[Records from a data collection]
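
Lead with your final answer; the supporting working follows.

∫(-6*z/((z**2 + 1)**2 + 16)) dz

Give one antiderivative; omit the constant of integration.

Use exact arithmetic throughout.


The answer is -3*atan(z**2/4 + 1/4)/4.
Step 1. Substitute u = z**2 + 1, turning ∫(-6*z/((z**2 + 1)**2 + 16)) dz into ∫(-3/(u**2 + 16)) du: now ∫(-3/(u**2 + 16)) du.
Step 2. Evaluate the standard form: now -3*atan(u/4)/4.
Step 3. Substitute back u = z**2 + 1: now -3*atan(z**2/4 + 1/4)/4.
Answer: -3*atan(z**2/4 + 1/4)/4.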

**What you need to do:**
Make a verbatim copy of every entry shown above.

**Response:**
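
Lead with your final answer; the supporting working follows.

∫(-6*z/((z**2 + 1)**2 + 16)) dz

Give one antiderivative; omit the constant of integration.

Use exact arithmetic throughout.


The answer is -3*atan(z**2/4 + 1/4)/4.
Step 1. Substitute u = z**2 + 1, turning ∫(-6*z/((z**2 + 1)**2 + 16)) dz into ∫(-3/(u**2 + 16)) du: now ∫(-3/(u**2 + 16)) du.
Step 2. Evaluate the standard form: now -3*atan(u/4)/4.
Step 3. Substitute back u = z**2 + 1: now -3*atan(z**2/4 + 1/4)/4.
Answer: -3*atan(z**2/4 + 1/4)/4.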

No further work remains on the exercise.